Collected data
== Segment start ==

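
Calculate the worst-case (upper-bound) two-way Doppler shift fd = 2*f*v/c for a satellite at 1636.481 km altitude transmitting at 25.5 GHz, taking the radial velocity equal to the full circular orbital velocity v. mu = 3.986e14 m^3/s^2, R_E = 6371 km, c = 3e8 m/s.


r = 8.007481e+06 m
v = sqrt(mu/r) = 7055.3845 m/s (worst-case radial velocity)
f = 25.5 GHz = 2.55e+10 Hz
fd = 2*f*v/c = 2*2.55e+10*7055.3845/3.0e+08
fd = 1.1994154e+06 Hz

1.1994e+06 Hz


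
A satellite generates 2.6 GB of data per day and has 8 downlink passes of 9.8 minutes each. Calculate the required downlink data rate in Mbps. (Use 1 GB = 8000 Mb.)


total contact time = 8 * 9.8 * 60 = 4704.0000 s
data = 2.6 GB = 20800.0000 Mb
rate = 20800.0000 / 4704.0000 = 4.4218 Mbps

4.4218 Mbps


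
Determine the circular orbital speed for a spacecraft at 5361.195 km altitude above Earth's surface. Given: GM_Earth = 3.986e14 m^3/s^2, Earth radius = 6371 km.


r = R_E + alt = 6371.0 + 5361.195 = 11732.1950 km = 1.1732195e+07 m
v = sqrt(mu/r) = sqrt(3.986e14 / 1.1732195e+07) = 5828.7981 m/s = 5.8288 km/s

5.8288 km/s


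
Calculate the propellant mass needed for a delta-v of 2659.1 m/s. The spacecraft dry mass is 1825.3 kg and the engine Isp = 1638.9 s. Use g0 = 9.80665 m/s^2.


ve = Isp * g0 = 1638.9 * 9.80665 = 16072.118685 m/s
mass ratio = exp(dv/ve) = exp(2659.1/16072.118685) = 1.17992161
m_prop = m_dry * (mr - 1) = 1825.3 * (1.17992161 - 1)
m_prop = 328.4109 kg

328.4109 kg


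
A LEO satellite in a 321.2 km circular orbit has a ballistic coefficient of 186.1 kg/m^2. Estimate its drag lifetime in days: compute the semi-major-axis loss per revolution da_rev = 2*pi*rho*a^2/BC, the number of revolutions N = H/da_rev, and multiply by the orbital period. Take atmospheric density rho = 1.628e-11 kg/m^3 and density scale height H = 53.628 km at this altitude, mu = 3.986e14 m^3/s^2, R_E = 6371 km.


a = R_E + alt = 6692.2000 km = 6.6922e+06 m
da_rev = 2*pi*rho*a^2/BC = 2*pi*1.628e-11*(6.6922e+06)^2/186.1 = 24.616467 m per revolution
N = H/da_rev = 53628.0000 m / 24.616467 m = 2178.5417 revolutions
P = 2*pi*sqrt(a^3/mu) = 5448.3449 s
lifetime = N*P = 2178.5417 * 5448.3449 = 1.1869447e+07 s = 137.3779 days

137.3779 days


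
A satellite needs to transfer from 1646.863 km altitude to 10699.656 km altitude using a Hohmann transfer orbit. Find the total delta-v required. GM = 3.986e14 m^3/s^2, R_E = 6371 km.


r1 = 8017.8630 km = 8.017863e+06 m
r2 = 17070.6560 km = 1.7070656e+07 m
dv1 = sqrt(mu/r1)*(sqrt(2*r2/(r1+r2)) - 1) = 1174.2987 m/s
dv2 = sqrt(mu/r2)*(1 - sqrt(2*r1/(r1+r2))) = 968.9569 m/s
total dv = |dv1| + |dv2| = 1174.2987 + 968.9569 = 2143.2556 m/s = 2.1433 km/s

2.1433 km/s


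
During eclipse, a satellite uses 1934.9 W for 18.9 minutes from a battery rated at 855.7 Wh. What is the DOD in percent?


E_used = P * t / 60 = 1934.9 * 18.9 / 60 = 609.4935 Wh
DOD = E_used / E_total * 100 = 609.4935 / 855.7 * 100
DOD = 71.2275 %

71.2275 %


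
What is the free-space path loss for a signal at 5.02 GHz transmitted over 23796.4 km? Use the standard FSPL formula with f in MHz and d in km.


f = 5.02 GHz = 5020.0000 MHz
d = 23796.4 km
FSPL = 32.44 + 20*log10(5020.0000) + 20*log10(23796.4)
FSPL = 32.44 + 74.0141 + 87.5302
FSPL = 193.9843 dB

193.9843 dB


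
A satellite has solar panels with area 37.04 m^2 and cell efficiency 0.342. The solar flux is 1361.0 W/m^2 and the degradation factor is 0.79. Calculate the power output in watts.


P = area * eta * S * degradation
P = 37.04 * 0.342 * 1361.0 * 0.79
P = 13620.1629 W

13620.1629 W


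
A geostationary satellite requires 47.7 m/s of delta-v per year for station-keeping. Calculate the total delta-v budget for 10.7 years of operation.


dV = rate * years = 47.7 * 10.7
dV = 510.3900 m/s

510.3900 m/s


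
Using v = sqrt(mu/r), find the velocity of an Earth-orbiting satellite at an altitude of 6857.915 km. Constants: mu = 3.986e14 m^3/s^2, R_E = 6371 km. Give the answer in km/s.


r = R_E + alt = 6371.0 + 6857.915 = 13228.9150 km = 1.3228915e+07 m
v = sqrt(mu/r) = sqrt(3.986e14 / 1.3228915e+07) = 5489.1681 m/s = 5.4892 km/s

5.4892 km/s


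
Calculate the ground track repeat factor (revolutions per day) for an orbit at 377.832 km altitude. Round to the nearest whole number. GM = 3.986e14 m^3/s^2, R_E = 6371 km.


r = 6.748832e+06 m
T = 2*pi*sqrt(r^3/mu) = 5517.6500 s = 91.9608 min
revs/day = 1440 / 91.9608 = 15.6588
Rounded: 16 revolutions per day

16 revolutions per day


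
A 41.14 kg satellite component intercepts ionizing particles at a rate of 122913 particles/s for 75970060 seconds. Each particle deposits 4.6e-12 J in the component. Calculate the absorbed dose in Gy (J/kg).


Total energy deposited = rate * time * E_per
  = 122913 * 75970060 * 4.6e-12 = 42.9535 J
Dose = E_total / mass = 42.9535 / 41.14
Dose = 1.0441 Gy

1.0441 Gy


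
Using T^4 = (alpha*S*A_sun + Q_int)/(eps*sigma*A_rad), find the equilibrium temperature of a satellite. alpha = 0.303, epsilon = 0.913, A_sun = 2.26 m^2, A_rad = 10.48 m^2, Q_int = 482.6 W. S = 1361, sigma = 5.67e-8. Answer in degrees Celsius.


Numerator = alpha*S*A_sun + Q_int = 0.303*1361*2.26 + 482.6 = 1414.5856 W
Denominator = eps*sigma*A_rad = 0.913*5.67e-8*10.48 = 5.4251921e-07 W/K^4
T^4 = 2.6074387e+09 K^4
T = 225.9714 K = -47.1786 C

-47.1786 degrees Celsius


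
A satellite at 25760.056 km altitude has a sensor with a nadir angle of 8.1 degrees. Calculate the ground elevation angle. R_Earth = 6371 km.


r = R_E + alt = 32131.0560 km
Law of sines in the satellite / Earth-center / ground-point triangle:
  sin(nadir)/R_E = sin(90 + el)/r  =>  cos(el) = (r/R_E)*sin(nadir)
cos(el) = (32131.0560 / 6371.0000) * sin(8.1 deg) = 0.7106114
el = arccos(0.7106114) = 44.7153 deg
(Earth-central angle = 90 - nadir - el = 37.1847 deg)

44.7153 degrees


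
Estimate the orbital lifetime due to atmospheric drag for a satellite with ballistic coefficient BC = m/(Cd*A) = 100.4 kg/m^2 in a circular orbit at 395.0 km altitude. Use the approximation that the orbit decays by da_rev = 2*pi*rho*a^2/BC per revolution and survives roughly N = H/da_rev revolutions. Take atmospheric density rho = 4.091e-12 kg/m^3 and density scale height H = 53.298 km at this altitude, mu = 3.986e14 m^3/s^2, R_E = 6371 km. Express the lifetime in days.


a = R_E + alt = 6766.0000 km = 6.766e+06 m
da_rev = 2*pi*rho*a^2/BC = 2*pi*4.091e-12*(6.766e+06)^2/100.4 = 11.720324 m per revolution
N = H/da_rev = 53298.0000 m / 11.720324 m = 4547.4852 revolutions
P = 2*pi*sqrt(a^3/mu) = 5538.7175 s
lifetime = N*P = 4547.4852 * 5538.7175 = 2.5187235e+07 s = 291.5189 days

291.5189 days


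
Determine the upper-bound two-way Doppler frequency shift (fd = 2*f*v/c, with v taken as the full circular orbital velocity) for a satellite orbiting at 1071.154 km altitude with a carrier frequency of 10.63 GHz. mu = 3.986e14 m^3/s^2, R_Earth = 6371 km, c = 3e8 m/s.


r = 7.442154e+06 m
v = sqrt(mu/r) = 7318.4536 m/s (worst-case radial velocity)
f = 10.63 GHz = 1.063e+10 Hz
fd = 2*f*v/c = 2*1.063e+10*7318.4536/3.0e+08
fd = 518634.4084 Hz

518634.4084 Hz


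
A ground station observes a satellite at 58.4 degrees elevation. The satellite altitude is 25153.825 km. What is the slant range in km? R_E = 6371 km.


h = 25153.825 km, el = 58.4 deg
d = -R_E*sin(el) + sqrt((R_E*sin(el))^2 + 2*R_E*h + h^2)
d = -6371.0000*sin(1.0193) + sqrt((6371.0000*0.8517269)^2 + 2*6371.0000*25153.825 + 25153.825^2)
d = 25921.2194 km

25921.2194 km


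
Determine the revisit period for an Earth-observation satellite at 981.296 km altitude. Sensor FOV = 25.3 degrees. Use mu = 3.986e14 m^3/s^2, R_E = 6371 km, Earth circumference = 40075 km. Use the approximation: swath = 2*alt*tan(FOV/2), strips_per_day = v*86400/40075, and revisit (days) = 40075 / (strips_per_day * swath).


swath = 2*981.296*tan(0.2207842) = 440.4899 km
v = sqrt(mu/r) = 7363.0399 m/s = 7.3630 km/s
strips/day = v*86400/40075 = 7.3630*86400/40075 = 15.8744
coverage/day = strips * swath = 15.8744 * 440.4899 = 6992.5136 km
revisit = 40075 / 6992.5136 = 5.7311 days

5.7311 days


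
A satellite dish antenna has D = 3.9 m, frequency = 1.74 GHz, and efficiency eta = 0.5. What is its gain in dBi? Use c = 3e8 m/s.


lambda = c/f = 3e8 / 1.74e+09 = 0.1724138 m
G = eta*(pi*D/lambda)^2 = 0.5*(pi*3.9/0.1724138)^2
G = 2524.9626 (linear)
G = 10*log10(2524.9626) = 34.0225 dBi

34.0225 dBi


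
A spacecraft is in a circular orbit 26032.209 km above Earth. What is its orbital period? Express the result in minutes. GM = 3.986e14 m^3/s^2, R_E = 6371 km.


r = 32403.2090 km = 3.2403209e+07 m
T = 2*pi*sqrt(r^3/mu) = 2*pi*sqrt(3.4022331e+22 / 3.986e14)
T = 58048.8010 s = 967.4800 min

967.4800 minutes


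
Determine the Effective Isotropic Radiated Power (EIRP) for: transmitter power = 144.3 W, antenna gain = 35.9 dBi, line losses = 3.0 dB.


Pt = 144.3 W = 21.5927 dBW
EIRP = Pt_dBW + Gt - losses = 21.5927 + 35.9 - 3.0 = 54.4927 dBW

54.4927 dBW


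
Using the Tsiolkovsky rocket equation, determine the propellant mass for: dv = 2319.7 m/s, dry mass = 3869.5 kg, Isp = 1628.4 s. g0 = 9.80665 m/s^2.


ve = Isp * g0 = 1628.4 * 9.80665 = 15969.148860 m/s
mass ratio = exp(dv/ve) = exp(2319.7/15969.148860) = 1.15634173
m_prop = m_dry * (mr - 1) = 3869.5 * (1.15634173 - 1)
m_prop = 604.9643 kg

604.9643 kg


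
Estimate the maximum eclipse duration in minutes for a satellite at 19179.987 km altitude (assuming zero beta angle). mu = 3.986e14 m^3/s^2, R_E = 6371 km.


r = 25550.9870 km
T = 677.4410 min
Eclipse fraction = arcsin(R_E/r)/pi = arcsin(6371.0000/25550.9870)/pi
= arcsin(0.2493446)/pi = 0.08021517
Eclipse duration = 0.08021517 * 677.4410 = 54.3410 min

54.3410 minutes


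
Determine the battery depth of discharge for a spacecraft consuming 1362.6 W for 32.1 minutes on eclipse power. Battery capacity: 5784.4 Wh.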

== Segment end ==

● **What this task involves**
The answer is a portion of the data. Write out exactly the line with "Estimate the maximum" and all lines after it.

● **Solution to the exercise**
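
Estimate the maximum eclipse duration in minutes for a satellite at 19179.987 km altitude (assuming zero beta angle). mu = 3.986e14 m^3/s^2, R_E = 6371 km.


r = 25550.9870 km
T = 677.4410 min
Eclipse fraction = arcsin(R_E/r)/pi = arcsin(6371.0000/25550.9870)/pi
= arcsin(0.2493446)/pi = 0.08021517
Eclipse duration = 0.08021517 * 677.4410 = 54.3410 min

54.3410 minutes


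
Determine the battery depth of discharge for a spacecraft consuming 1362.6 W for 32.1 minutes on eclipse power. Battery capacity: 5784.4 Wh.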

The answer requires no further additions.